GOAL OF THE EXERCISE
Word for word, return every record.

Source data
*****
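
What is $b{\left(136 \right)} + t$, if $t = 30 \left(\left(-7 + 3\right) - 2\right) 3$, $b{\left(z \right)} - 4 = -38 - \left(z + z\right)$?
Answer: $-846$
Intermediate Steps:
$b{\left(z \right)} = -34 - 2 z$ ($b{\left(z \right)} = 4 - \left(38 + 2 z\right) = -34 - 2 z$)
$t = -540$ ($t = 30 \left(-4 - 2\right) 3 = 30 \left(-6\right) 3 = \left(-180\right) 3 = -540$)
$b{\left(136 \right)} + t = \left(-34 - 272\right) - 540 = -306 - 540 = -846$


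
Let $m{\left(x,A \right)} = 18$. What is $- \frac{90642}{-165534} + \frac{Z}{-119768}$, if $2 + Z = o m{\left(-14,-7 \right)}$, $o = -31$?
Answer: $\frac{228098127}{413034919} \approx 0.55225$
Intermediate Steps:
$Z = -560$ ($Z = -2 - 558 = -560$)
$- \frac{90642}{-165534} + \frac{Z}{-119768} = - \frac{90642}{-165534} - \frac{560}{-119768} = \left(-90642\right) \left(- \frac{1}{165534}\right) - - \frac{70}{14971} = \frac{15107}{27589} + \frac{70}{14971} = \frac{228098127}{413034919}$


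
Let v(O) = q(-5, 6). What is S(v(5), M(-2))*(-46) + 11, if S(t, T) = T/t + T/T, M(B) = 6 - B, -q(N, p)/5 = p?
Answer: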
*****
ANSWER
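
What is $b{\left(136 \right)} + t$, if $t = 30 \left(\left(-7 + 3\right) - 2\right) 3$, $b{\left(z \right)} - 4 = -38 - \left(z + z\right)$?
Answer: $-846$
Intermediate Steps:
$b{\left(z \right)} = -34 - 2 z$ ($b{\left(z \right)} = 4 - \left(38 + 2 z\right) = -34 - 2 z$)
$t = -540$ ($t = 30 \left(-4 - 2\right) 3 = 30 \left(-6\right) 3 = \left(-180\right) 3 = -540$)
$b{\left(136 \right)} + t = \left(-34 - 272\right) - 540 = -306 - 540 = -846$


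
Let $m{\left(x,A \right)} = 18$. What is $- \frac{90642}{-165534} + \frac{Z}{-119768}$, if $2 + Z = o m{\left(-14,-7 \right)}$, $o = -31$?
Answer: $\frac{228098127}{413034919} \approx 0.55225$
Intermediate Steps:
$Z = -560$ ($Z = -2 - 558 = -560$)
$- \frac{90642}{-165534} + \frac{Z}{-119768} = - \frac{90642}{-165534} - \frac{560}{-119768} = \left(-90642\right) \left(- \frac{1}{165534}\right) - - \frac{70}{14971} = \frac{15107}{27589} + \frac{70}{14971} = \frac{228098127}{413034919}$


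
Let v(O) = q(-5, 6). What is S(v(5), M(-2))*(-46) + 11, if S(t, T) = T/t + T/T, M(B) = 6 - B, -q(N, p)/5 = p?
Answer: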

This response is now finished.